** Exercise instructions **
Copy out all the entries shown below, exactly as they appear.
--- START ---
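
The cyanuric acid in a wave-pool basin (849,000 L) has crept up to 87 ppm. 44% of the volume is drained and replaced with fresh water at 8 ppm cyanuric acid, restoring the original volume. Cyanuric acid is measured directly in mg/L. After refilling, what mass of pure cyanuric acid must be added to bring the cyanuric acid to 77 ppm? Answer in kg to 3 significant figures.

21.0 kg

After draining 44% and refilling: 87 × 0.56 + 8 × 0.44 = 52.24 ppm.
Deficit to target: 77 − 52.24 = 24.76 mg/L.
Mass: 24.76 mg/L × 849,000 L = 21,020 g cyanuric acid.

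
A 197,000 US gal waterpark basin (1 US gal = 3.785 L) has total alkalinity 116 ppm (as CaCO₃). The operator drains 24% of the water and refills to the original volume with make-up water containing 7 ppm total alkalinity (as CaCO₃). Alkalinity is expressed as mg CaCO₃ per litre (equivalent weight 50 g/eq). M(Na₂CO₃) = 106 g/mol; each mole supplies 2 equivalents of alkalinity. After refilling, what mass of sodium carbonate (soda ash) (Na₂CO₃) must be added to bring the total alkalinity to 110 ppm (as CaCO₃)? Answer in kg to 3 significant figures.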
--- END ---
** Task result **
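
The cyanuric acid in a wave-pool basin (849,000 L) has crept up to 87 ppm. 44% of the volume is drained and replaced with fresh water at 8 ppm cyanuric acid, restoring the original volume. Cyanuric acid is measured directly in mg/L. After refilling, what mass of pure cyanuric acid must be added to bring the cyanuric acid to 77 ppm? Answer in kg to 3 significant figures.

21.0 kg

After draining 44% and refilling: 87 × 0.56 + 8 × 0.44 = 52.24 ppm.
Deficit to target: 77 − 52.24 = 24.76 mg/L.
Mass: 24.76 mg/L × 849,000 L = 21,020 g cyanuric acid.

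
A 197,000 US gal waterpark basin (1 US gal = 3.785 L) has total alkalinity 116 ppm (as CaCO₃). The operator drains 24% of the water and refills to the original volume with make-up water containing 7 ppm total alkalinity (as CaCO₃). Alkalinity is expressed as mg CaCO₃ per litre (equivalent weight 50 g/eq). M(Na₂CO₃) = 106 g/mol; each mole supplies 2 equivalents of alkalinity. After refilling, what mass of sodium carbonate (soda ash) (Na₂CO₃) must be added to bring the total alkalinity to 110 ppm (as CaCO₃)? Answer in kg to 3 significant figures.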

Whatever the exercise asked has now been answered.